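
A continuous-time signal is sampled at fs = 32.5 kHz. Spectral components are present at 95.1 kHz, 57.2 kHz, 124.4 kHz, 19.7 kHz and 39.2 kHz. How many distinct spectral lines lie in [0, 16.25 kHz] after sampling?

5

fs/2 = 16.25 kHz.
95.1 kHz mod fs = 30.1 kHz.
30.1 kHz > fs/2 = 16.25 kHz, folds to fs − 30.1 kHz = 2.4 kHz.
57.2 kHz mod fs = 24.7 kHz.
24.7 kHz > fs/2 = 16.25 kHz, folds to fs − 24.7 kHz = 7.8 kHz.
124.4 kHz mod fs = 26.9 kHz.
26.9 kHz > fs/2 = 16.25 kHz, folds to fs − 26.9 kHz = 5.6 kHz.
19.7 kHz > fs/2 = 16.25 kHz, folds to fs − 19.7 kHz = 12.8 kHz.
39.2 kHz mod fs = 6.7 kHz.
6.7 kHz ≤ fs/2 = 16.25 kHz, appears at 6.7 kHz.
Distinct values: {2.4 kHz, 5.6 kHz, 6.7 kHz, 7.8 kHz, 12.8 kHz} → 5.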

• • • • • • •

### What to do
Write down the entire listing above verbatim.

### Task solution
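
A continuous-time signal is sampled at fs = 32.5 kHz. Spectral components are present at 95.1 kHz, 57.2 kHz, 124.4 kHz, 19.7 kHz and 39.2 kHz. How many distinct spectral lines lie in [0, 16.25 kHz] after sampling?

5

fs/2 = 16.25 kHz.
95.1 kHz mod fs = 30.1 kHz.
30.1 kHz > fs/2 = 16.25 kHz, folds to fs − 30.1 kHz = 2.4 kHz.
57.2 kHz mod fs = 24.7 kHz.
24.7 kHz > fs/2 = 16.25 kHz, folds to fs − 24.7 kHz = 7.8 kHz.
124.4 kHz mod fs = 26.9 kHz.
26.9 kHz > fs/2 = 16.25 kHz, folds to fs − 26.9 kHz = 5.6 kHz.
19.7 kHz > fs/2 = 16.25 kHz, folds to fs − 19.7 kHz = 12.8 kHz.
39.2 kHz mod fs = 6.7 kHz.
6.7 kHz ≤ fs/2 = 16.25 kHz, appears at 6.7 kHz.
Distinct values: {2.4 kHz, 5.6 kHz, 6.7 kHz, 7.8 kHz, 12.8 kHz} → 5.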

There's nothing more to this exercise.